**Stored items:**
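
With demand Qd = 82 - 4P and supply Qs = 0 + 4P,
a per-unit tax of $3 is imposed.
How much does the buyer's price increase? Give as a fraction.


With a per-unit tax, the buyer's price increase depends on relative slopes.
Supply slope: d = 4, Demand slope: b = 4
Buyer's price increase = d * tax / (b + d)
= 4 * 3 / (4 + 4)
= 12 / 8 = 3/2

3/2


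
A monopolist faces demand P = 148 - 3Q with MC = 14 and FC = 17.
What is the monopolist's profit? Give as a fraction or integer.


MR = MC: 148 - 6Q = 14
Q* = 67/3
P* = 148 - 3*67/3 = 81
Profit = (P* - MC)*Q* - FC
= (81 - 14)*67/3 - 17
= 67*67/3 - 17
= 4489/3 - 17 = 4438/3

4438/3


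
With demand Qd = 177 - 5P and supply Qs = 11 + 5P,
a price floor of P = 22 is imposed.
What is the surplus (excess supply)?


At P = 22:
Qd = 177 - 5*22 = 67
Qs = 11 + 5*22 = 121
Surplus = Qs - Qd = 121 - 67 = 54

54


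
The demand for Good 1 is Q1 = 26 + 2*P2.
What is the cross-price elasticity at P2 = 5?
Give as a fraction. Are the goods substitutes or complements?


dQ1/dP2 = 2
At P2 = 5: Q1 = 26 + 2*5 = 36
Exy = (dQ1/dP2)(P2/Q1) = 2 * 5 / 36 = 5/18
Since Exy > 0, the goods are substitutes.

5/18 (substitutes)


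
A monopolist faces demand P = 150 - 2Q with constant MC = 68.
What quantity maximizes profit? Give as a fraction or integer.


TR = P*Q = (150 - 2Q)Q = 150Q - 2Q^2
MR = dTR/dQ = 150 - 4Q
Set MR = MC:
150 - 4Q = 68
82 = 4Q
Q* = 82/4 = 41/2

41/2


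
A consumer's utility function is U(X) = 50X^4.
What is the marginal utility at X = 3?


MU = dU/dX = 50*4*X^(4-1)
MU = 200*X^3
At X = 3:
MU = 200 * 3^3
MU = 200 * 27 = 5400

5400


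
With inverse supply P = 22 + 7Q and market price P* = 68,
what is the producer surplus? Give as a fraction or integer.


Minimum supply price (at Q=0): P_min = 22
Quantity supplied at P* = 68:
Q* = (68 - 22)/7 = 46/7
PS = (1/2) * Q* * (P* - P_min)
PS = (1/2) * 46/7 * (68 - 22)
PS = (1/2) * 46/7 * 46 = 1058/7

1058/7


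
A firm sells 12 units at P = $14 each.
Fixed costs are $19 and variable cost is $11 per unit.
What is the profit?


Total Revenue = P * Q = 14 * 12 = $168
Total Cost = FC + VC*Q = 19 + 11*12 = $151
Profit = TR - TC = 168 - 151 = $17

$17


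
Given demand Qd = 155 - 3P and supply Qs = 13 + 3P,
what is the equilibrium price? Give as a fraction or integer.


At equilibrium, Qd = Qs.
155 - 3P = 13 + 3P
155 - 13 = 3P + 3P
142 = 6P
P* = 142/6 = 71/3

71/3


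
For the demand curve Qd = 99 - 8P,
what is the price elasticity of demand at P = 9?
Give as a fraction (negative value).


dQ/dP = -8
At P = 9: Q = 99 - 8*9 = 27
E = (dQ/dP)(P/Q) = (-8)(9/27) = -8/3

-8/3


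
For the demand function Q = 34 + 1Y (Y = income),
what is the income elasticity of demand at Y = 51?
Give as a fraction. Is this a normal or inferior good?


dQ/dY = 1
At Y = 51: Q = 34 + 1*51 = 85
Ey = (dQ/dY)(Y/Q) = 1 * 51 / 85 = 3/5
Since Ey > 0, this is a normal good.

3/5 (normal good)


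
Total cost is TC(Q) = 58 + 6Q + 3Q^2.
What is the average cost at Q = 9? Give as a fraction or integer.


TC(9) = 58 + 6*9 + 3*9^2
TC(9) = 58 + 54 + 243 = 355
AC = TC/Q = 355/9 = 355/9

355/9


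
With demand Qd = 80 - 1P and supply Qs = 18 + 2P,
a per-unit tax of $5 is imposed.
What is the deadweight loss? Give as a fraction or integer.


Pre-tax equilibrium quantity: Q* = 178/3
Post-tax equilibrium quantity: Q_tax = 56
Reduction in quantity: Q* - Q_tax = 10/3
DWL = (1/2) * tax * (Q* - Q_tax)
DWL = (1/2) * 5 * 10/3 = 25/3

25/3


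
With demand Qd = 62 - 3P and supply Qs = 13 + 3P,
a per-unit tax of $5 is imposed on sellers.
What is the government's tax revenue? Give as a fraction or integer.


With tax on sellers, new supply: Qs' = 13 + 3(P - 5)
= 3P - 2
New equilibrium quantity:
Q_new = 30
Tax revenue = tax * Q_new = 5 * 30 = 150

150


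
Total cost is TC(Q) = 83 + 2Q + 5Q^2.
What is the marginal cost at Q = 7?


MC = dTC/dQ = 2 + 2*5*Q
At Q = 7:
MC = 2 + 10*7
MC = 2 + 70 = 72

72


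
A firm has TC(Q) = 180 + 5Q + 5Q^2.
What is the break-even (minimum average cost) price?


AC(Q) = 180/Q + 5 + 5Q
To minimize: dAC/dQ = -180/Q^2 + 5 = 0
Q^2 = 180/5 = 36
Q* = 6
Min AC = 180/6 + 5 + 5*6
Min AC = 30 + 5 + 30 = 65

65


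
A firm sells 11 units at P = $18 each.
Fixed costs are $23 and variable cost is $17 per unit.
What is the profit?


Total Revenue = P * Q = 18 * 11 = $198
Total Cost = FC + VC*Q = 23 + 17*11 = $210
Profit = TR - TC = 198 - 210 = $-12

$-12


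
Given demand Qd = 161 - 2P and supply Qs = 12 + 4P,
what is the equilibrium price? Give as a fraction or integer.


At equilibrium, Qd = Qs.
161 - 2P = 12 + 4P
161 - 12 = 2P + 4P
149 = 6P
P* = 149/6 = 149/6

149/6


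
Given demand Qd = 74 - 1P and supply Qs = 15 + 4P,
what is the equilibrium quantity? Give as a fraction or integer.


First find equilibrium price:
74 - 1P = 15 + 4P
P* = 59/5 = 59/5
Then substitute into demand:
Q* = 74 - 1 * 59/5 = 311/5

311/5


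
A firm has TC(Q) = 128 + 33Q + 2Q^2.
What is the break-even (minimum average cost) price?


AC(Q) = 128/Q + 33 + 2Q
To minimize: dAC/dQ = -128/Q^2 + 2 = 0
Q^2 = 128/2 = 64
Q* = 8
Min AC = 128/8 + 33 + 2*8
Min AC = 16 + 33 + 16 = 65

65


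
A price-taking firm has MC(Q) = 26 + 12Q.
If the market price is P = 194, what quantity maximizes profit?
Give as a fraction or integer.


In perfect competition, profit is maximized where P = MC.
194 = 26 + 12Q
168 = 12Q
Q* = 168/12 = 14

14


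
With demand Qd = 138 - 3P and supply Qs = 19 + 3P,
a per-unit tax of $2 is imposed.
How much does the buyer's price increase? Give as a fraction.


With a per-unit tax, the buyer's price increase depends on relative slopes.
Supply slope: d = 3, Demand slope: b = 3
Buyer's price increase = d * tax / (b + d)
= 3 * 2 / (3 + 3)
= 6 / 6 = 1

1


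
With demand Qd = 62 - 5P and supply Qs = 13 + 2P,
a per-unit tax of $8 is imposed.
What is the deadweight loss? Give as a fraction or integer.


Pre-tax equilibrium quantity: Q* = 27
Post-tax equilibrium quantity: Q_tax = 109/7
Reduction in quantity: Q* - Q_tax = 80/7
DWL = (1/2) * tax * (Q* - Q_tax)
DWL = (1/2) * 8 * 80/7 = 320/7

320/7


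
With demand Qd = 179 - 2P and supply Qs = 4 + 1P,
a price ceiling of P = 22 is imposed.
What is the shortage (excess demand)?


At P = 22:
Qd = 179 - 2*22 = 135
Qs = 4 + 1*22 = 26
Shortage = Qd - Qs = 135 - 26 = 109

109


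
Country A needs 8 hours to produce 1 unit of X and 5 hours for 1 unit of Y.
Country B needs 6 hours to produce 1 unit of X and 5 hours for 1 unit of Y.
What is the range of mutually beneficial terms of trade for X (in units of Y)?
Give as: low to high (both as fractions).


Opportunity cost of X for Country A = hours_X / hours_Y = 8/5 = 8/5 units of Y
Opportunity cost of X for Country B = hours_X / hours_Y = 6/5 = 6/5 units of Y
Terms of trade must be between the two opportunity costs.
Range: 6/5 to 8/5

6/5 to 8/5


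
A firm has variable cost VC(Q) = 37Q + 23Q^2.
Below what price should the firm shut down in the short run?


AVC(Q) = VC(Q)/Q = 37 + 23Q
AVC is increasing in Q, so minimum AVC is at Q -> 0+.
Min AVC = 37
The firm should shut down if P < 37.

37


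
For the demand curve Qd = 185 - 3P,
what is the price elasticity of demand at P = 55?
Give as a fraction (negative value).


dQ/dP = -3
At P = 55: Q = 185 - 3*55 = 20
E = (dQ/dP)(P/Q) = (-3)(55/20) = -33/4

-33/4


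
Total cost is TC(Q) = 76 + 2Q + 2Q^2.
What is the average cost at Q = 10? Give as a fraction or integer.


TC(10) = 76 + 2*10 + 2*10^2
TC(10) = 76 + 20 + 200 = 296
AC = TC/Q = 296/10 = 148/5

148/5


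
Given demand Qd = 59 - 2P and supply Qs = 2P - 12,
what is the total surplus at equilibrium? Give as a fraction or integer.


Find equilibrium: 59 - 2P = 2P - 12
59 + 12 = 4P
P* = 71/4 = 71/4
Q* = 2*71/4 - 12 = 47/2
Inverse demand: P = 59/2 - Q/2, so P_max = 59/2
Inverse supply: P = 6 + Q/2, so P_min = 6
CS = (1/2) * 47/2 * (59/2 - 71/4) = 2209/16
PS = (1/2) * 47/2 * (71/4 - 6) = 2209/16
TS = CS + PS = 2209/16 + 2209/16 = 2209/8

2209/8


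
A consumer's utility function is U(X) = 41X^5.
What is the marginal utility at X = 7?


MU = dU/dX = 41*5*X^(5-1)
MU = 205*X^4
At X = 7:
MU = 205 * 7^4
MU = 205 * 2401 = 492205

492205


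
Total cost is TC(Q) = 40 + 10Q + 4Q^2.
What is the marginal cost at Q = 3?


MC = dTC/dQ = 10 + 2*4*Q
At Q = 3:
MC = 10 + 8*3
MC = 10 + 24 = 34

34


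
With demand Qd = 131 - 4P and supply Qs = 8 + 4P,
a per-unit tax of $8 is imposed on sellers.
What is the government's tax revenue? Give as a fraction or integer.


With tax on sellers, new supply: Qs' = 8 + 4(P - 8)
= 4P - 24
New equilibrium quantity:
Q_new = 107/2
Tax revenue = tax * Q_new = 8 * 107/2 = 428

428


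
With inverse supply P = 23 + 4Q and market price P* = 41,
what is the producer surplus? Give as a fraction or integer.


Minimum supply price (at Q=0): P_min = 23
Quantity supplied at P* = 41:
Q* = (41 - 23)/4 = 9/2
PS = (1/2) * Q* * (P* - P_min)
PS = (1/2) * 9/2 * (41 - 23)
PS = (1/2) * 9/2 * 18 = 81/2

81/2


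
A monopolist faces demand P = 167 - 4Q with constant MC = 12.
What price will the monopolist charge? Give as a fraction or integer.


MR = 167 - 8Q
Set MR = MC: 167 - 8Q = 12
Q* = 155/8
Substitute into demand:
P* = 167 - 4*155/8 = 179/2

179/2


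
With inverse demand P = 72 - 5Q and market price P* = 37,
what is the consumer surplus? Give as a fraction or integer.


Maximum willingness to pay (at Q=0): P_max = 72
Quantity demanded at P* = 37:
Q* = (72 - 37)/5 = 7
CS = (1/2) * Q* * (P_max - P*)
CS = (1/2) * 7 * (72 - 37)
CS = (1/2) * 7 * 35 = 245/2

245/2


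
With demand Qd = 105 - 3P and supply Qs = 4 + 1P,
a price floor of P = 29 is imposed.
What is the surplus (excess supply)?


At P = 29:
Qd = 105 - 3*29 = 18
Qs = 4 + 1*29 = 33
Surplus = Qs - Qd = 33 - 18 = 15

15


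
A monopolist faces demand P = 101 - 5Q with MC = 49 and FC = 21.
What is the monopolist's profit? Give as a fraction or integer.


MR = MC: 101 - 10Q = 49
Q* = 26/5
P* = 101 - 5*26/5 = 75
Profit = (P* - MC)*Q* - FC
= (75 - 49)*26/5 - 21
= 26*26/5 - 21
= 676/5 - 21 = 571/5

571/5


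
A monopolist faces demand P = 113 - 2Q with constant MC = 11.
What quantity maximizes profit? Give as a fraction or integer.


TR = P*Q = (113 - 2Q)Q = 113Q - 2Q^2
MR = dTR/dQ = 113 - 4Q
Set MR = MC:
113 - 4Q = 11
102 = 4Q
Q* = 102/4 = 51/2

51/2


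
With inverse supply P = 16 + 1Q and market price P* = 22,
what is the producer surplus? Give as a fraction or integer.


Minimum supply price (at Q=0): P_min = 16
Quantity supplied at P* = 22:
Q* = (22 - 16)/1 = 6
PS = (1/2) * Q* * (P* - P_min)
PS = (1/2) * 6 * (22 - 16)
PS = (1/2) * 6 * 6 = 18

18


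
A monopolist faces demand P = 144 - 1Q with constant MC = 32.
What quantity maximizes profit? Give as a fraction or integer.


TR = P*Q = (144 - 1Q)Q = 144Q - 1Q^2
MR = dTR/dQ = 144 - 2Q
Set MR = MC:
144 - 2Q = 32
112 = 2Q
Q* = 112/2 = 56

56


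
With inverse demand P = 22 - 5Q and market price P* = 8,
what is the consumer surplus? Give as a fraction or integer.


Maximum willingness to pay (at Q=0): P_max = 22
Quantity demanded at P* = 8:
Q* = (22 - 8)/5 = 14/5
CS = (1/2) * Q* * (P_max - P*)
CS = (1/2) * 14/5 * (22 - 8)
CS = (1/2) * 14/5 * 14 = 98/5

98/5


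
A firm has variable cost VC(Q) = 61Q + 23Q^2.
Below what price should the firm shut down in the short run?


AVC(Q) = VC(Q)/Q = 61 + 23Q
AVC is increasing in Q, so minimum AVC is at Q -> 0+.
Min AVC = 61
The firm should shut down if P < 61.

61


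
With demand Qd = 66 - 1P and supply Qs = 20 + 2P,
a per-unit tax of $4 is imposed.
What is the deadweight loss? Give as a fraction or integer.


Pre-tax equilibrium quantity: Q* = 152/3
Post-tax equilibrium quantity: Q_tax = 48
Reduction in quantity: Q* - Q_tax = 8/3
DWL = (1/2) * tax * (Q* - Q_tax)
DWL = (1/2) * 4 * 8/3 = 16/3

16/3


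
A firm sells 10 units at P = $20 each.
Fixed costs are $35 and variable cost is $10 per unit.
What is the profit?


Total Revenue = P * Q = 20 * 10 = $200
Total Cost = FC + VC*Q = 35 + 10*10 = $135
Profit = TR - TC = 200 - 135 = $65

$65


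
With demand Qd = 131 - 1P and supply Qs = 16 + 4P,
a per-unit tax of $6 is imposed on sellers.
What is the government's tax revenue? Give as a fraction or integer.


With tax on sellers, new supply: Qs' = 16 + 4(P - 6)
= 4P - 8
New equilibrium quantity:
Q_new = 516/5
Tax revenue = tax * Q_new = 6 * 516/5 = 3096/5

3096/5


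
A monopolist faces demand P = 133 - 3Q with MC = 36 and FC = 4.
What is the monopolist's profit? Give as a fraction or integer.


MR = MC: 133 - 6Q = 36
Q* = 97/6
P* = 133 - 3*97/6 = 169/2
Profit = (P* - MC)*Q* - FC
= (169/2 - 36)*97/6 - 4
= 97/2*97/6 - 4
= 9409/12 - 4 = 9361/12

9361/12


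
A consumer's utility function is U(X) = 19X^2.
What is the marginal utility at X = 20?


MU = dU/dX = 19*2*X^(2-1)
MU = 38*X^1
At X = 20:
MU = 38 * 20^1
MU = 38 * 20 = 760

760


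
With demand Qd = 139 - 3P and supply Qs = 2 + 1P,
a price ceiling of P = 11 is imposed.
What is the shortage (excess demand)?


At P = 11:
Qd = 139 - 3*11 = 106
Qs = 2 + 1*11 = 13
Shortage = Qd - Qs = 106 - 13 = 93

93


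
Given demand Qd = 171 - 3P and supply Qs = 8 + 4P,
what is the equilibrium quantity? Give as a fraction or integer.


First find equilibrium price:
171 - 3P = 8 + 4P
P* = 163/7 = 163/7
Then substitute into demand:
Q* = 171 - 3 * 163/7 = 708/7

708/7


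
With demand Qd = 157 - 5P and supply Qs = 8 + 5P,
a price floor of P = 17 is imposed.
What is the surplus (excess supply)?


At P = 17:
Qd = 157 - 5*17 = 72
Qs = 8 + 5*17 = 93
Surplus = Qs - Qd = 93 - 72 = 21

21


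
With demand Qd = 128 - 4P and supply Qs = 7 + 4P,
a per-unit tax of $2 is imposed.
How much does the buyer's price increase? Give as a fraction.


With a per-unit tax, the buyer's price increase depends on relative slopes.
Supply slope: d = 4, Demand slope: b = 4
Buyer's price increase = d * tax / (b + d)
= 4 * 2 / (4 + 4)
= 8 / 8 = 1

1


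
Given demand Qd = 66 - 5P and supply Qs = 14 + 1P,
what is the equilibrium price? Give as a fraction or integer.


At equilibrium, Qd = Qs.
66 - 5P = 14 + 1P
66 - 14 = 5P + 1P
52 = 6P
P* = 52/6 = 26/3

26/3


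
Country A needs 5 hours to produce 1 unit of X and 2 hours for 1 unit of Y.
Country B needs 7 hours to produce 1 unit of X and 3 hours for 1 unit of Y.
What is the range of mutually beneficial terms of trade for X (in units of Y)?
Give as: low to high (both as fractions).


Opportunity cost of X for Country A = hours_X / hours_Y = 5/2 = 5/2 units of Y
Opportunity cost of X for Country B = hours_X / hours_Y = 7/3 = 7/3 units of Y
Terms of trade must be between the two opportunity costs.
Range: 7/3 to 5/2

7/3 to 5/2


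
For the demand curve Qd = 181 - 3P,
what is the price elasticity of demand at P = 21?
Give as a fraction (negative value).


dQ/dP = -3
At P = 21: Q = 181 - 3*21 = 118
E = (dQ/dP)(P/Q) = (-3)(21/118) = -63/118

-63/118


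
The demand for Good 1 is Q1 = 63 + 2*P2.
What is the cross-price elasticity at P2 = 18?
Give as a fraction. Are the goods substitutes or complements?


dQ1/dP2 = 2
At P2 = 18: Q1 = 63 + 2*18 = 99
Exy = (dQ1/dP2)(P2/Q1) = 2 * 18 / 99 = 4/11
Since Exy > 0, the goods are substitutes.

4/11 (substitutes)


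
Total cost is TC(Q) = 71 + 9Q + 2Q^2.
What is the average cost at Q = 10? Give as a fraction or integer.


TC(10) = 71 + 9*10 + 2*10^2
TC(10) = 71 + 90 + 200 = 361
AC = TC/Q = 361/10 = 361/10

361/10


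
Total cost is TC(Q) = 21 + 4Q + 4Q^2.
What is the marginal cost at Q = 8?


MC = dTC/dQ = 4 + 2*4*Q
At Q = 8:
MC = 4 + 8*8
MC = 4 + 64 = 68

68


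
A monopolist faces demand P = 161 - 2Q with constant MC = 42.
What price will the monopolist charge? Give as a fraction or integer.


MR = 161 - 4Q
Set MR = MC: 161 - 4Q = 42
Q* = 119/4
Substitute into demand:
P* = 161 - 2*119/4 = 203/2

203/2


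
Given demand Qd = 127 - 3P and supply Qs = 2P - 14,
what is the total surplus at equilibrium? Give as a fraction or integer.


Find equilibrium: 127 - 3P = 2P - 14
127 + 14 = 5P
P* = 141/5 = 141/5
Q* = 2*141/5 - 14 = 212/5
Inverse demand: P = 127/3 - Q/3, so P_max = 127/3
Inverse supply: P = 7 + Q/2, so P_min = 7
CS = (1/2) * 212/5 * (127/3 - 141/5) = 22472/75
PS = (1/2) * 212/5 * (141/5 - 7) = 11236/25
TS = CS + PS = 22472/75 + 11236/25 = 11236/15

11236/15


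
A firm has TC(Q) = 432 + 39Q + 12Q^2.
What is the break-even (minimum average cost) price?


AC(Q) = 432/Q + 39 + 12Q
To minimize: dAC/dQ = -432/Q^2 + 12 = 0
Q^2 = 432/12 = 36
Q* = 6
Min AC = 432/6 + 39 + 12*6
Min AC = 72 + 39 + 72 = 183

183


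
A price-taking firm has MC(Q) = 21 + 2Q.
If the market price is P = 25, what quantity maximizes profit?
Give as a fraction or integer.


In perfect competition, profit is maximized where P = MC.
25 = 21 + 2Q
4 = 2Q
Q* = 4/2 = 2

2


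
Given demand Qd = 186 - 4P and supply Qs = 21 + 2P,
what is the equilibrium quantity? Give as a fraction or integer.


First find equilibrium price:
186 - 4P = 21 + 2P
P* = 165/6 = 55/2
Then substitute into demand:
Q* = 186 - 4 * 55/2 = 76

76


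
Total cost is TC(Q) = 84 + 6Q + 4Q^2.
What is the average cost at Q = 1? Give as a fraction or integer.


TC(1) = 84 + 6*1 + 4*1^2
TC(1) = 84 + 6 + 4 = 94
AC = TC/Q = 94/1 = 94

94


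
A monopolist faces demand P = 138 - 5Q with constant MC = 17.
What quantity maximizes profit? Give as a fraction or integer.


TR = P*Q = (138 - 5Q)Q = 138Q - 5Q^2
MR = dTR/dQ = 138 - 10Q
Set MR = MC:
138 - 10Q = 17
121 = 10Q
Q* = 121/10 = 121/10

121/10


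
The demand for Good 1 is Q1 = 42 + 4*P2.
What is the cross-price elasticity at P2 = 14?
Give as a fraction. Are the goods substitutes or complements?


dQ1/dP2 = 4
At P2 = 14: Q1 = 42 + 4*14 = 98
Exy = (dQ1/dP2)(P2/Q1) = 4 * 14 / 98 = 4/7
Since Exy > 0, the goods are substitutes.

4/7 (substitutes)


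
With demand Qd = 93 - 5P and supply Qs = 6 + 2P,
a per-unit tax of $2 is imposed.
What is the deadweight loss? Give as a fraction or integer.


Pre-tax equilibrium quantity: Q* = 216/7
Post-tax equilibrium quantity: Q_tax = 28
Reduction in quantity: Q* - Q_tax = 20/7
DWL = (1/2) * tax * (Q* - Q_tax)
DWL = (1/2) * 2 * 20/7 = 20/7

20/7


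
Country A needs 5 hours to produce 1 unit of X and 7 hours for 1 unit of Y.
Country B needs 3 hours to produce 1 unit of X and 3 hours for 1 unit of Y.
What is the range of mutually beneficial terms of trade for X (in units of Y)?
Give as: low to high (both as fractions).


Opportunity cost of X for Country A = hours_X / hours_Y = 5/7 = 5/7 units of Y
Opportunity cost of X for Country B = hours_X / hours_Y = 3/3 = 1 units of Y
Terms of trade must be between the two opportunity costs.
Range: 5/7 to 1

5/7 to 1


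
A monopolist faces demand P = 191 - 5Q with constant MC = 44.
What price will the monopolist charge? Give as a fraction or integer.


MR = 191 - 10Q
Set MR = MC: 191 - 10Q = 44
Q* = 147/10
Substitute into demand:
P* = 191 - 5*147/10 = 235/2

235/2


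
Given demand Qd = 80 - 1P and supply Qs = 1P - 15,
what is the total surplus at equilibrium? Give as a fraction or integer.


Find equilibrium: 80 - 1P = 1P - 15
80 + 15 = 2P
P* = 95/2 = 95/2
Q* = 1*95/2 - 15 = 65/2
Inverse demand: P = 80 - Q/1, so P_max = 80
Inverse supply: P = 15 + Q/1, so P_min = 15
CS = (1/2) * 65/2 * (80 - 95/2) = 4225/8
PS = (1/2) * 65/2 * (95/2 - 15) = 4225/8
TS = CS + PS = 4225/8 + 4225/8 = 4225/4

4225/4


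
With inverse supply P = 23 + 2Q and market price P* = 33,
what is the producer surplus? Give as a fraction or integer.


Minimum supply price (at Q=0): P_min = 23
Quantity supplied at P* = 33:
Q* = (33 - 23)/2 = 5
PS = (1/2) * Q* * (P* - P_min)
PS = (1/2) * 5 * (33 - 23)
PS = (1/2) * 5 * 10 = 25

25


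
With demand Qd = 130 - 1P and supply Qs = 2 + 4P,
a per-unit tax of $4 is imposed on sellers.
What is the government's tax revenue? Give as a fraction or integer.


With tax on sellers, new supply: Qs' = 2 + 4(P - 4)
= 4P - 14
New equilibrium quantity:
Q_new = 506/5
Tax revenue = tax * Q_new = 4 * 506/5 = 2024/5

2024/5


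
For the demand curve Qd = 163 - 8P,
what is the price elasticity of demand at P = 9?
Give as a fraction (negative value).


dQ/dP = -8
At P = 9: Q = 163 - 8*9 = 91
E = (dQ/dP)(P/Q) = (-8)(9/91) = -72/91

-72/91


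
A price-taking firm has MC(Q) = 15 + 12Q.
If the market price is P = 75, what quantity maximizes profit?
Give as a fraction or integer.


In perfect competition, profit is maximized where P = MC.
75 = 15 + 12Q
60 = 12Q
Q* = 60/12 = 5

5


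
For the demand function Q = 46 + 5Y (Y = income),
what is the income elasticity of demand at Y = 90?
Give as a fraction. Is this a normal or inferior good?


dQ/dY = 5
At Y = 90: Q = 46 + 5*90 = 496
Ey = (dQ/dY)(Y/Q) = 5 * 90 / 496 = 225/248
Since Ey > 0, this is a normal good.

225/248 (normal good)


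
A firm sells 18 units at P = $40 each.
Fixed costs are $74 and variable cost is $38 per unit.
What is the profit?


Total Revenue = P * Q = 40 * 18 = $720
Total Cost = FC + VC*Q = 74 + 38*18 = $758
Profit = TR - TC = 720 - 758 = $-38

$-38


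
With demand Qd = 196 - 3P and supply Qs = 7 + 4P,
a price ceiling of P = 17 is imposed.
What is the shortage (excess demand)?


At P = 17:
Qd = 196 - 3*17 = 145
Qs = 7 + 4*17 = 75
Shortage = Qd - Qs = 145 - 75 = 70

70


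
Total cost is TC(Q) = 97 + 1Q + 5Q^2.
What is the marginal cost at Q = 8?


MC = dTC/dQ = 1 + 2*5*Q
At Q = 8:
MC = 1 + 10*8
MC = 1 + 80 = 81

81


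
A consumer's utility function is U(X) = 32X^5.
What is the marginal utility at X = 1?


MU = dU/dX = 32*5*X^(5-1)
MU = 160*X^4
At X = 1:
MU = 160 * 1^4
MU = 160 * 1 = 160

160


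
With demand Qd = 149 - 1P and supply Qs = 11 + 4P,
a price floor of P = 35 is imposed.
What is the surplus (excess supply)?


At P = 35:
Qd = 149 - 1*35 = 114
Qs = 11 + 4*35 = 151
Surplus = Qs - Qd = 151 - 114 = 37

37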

**Instructions to follow:**
Reproduce exactly the entries above, limited to the lines from the one with "A firm has TC(Q) = 432 + 39Q + 12Q^2." through the one with "Country B needs 3", both included.

**Exercise solution:**
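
A firm has TC(Q) = 432 + 39Q + 12Q^2.
What is the break-even (minimum average cost) price?


AC(Q) = 432/Q + 39 + 12Q
To minimize: dAC/dQ = -432/Q^2 + 12 = 0
Q^2 = 432/12 = 36
Q* = 6
Min AC = 432/6 + 39 + 12*6
Min AC = 72 + 39 + 72 = 183

183


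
A price-taking firm has MC(Q) = 21 + 2Q.
If the market price is P = 25, what quantity maximizes profit?
Give as a fraction or integer.


In perfect competition, profit is maximized where P = MC.
25 = 21 + 2Q
4 = 2Q
Q* = 4/2 = 2

2


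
Given demand Qd = 186 - 4P and supply Qs = 21 + 2P,
what is the equilibrium quantity? Give as a fraction or integer.


First find equilibrium price:
186 - 4P = 21 + 2P
P* = 165/6 = 55/2
Then substitute into demand:
Q* = 186 - 4 * 55/2 = 76

76


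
Total cost is TC(Q) = 84 + 6Q + 4Q^2.
What is the average cost at Q = 1? Give as a fraction or integer.


TC(1) = 84 + 6*1 + 4*1^2
TC(1) = 84 + 6 + 4 = 94
AC = TC/Q = 94/1 = 94

94


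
A monopolist faces demand P = 138 - 5Q with constant MC = 17.
What quantity maximizes profit? Give as a fraction or integer.


TR = P*Q = (138 - 5Q)Q = 138Q - 5Q^2
MR = dTR/dQ = 138 - 10Q
Set MR = MC:
138 - 10Q = 17
121 = 10Q
Q* = 121/10 = 121/10

121/10


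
The demand for Good 1 is Q1 = 42 + 4*P2.
What is the cross-price elasticity at P2 = 14?
Give as a fraction. Are the goods substitutes or complements?


dQ1/dP2 = 4
At P2 = 14: Q1 = 42 + 4*14 = 98
Exy = (dQ1/dP2)(P2/Q1) = 4 * 14 / 98 = 4/7
Since Exy > 0, the goods are substitutes.

4/7 (substitutes)


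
With demand Qd = 93 - 5P and supply Qs = 6 + 2P,
a per-unit tax of $2 is imposed.
What is the deadweight loss? Give as a fraction or integer.


Pre-tax equilibrium quantity: Q* = 216/7
Post-tax equilibrium quantity: Q_tax = 28
Reduction in quantity: Q* - Q_tax = 20/7
DWL = (1/2) * tax * (Q* - Q_tax)
DWL = (1/2) * 2 * 20/7 = 20/7

20/7


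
Country A needs 5 hours to produce 1 unit of X and 7 hours for 1 unit of Y.
Country B needs 3 hours to produce 1 unit of X and 3 hours for 1 unit of Y.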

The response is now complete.